# EXCERPTED RECORDS
+===+

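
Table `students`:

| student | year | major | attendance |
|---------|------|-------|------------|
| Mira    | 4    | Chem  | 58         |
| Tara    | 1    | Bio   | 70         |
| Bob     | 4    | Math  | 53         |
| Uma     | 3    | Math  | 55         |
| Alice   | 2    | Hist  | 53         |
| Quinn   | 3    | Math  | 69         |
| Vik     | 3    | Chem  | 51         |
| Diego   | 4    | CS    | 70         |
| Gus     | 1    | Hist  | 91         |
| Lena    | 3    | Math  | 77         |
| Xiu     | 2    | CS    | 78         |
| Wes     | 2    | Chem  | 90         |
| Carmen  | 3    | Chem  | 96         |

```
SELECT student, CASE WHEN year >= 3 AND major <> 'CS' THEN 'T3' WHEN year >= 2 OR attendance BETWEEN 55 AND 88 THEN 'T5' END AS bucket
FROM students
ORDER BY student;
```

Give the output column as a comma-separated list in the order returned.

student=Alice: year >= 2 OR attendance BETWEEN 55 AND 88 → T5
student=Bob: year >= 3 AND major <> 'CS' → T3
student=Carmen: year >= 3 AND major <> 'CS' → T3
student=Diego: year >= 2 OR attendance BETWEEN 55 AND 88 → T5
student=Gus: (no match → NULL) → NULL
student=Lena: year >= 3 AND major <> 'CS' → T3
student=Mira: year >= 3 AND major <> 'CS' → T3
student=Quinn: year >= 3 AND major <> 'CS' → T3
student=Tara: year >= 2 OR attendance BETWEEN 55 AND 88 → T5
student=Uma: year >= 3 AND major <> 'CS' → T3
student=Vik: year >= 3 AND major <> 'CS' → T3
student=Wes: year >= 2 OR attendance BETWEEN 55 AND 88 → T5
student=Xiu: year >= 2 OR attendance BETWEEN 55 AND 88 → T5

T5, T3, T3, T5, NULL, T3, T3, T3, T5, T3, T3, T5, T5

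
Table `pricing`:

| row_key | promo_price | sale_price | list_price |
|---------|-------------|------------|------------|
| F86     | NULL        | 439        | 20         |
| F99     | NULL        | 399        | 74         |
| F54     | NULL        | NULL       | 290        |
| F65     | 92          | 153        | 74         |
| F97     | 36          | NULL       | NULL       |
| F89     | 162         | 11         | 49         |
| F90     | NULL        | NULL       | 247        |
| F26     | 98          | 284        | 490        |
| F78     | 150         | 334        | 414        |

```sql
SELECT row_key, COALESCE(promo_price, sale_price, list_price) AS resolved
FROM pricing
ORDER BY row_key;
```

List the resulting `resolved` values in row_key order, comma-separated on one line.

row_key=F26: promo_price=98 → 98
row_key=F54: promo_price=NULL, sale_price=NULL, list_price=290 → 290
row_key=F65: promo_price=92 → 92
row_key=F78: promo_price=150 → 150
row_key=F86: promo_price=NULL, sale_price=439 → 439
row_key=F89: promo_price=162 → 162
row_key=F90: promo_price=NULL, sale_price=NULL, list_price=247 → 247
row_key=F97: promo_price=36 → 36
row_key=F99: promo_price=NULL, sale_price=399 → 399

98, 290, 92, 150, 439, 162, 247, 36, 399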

+===+

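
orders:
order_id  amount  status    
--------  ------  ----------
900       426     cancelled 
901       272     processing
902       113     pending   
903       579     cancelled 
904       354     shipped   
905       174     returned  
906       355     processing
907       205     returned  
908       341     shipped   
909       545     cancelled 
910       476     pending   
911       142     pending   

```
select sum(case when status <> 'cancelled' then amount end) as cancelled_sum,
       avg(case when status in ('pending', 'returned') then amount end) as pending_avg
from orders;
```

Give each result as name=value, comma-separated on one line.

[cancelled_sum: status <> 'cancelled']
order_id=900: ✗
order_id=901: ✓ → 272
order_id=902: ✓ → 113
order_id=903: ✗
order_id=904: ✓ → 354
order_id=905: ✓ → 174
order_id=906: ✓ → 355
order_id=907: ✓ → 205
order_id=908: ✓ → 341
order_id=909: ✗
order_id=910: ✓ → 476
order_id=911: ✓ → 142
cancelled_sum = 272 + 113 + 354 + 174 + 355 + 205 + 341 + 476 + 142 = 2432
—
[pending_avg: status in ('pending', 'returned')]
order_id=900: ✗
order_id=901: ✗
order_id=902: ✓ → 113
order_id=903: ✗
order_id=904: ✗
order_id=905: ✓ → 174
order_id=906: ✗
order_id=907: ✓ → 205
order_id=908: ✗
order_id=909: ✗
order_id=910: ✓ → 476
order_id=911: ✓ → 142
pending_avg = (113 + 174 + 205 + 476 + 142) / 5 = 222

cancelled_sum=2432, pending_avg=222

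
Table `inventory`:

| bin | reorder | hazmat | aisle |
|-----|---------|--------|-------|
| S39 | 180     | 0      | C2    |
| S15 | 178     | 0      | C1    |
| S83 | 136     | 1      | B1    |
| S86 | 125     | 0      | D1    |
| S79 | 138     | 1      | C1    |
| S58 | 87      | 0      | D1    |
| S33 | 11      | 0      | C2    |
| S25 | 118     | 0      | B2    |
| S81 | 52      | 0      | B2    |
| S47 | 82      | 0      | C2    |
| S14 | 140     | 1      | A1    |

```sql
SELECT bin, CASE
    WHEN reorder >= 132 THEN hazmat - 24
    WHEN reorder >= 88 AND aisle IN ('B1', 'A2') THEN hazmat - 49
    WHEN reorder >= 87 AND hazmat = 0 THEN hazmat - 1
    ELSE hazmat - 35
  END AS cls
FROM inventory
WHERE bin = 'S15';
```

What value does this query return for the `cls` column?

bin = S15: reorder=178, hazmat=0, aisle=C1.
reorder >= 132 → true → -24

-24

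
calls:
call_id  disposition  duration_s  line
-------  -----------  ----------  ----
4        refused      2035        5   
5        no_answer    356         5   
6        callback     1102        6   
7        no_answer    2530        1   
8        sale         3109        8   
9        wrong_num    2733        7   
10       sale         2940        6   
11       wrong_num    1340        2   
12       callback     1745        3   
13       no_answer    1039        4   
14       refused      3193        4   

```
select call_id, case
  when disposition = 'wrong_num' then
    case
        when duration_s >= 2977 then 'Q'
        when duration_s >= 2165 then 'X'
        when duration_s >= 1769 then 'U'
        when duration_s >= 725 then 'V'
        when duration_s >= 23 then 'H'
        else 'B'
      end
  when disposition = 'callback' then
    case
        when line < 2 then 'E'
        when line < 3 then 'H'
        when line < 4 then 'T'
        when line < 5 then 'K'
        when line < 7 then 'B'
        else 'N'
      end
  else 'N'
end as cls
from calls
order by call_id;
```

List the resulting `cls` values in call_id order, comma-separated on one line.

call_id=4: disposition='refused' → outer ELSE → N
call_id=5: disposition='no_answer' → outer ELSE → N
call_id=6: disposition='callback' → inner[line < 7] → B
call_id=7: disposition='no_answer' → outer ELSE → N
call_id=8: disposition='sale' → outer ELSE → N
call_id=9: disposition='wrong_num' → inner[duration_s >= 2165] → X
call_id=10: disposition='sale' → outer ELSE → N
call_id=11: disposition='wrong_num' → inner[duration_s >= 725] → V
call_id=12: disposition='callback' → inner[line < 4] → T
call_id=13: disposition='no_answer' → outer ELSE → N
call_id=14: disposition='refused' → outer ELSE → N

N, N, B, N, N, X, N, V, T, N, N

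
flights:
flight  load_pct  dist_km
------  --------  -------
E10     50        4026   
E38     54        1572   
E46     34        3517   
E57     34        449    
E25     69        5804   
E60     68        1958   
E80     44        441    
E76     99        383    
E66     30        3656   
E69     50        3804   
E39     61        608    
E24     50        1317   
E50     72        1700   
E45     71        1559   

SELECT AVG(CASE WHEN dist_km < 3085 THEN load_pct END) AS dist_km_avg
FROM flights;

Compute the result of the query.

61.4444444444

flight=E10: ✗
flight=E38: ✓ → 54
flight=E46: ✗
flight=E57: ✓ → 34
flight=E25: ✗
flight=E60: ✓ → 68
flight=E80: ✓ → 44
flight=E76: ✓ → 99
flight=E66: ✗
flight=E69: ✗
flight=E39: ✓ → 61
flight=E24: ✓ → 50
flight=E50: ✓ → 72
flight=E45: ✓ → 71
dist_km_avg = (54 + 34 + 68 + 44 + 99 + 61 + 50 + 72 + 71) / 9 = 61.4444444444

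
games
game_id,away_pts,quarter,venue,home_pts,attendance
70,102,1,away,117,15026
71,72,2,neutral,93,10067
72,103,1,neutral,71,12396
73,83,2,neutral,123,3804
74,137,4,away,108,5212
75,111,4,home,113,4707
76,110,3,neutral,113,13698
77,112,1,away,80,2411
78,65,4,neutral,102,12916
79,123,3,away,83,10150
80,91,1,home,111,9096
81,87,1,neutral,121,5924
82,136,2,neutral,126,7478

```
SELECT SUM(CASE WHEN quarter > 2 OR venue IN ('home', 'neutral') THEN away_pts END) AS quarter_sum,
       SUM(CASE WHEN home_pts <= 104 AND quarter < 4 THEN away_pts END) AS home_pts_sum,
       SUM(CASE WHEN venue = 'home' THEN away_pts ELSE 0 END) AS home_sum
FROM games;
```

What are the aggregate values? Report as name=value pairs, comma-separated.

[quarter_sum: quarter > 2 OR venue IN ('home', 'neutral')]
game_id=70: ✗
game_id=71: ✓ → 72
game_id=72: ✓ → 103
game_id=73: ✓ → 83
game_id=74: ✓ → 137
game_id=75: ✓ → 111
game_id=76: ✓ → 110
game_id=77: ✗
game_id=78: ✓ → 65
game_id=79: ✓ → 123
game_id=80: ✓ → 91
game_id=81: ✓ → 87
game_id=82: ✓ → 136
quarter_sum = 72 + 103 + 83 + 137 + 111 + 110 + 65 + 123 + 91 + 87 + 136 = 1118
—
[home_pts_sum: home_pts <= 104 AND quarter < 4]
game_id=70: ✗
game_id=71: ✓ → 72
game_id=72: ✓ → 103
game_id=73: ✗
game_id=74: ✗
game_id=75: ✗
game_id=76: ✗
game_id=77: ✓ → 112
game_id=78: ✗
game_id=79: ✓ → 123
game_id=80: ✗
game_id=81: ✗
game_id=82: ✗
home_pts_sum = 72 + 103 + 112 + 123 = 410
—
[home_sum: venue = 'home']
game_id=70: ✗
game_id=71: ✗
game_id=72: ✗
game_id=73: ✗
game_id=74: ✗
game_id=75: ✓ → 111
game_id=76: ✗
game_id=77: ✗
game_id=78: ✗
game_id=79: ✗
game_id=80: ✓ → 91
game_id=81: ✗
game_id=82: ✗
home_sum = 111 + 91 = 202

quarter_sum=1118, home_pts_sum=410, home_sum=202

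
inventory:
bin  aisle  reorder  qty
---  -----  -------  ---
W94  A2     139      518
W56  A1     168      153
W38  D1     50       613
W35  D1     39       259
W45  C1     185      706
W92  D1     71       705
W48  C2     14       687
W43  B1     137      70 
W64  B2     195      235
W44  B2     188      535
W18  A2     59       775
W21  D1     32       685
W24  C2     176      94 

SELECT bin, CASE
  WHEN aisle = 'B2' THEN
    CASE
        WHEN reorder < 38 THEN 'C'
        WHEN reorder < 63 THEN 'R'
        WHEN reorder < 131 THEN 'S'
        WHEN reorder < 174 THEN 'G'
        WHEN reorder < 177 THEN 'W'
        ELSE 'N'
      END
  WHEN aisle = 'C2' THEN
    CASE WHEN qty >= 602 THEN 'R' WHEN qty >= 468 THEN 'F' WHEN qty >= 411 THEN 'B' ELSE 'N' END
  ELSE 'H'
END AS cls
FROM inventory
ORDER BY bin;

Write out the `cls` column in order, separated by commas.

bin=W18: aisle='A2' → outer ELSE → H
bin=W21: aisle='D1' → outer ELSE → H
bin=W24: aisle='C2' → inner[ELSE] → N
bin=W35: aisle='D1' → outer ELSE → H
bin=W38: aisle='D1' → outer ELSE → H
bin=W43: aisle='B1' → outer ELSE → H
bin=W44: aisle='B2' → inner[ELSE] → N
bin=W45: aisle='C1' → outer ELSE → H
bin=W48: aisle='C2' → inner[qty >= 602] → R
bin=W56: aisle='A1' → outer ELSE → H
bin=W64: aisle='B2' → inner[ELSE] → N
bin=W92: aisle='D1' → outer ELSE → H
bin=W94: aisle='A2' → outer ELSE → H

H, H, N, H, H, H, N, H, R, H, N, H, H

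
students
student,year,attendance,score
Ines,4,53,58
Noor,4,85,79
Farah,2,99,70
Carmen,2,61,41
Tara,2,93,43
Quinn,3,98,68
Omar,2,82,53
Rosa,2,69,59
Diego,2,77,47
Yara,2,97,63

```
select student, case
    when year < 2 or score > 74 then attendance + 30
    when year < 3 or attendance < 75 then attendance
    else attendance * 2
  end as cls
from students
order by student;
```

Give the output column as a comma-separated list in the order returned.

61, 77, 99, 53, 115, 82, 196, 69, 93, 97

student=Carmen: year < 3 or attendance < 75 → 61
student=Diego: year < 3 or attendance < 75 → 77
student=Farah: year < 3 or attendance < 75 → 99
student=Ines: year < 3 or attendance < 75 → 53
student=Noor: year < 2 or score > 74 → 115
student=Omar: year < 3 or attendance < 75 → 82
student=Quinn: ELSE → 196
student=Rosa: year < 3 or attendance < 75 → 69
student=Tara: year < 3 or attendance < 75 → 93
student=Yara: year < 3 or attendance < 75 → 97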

+===+

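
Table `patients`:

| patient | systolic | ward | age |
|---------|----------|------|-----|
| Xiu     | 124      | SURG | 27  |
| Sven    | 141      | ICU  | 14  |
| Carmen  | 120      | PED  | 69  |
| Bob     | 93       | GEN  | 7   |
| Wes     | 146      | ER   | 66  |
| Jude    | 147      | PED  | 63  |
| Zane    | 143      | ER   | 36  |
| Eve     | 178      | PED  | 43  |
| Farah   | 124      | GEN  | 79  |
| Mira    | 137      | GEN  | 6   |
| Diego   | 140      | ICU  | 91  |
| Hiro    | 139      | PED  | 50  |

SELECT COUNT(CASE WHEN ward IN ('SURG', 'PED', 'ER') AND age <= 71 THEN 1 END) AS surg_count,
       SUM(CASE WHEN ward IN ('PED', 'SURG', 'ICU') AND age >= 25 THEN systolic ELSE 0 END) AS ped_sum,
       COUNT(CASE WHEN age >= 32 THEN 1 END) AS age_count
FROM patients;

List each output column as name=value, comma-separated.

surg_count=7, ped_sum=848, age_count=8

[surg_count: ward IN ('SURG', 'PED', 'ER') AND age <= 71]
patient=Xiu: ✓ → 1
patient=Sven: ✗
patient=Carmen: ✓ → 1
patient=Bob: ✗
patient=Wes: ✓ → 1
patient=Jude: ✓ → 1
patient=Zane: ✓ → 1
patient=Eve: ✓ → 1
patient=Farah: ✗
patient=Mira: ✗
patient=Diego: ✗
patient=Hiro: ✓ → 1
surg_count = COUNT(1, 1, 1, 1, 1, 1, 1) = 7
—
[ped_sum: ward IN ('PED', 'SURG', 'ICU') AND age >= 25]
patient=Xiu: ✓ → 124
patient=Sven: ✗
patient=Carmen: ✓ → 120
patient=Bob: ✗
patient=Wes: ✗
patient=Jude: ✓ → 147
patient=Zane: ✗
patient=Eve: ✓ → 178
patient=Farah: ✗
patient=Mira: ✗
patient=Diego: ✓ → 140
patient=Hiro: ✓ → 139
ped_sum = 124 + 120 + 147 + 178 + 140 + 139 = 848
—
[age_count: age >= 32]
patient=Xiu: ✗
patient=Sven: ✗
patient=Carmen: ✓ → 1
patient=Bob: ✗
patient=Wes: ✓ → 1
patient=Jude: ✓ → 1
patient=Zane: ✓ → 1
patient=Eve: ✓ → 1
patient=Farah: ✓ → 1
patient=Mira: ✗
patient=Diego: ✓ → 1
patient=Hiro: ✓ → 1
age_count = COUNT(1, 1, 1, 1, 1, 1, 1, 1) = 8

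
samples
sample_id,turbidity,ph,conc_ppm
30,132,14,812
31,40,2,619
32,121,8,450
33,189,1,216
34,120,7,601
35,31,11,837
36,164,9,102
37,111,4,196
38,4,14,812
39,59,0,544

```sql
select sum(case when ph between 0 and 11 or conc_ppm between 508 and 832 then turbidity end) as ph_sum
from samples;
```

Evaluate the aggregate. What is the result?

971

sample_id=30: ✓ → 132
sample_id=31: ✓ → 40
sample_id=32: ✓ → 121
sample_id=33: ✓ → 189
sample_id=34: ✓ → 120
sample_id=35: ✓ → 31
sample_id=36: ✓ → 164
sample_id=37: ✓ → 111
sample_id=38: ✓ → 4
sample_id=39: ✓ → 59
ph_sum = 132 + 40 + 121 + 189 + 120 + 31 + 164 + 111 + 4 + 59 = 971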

+===+

# WHAT NEEDS TO BE DONE
From the entries above, return each line with the word "Table" in it.

# OUTPUT OF THE TASK
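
Table `students`:
Table `pricing`:
Table `inventory`:
Table `patients`: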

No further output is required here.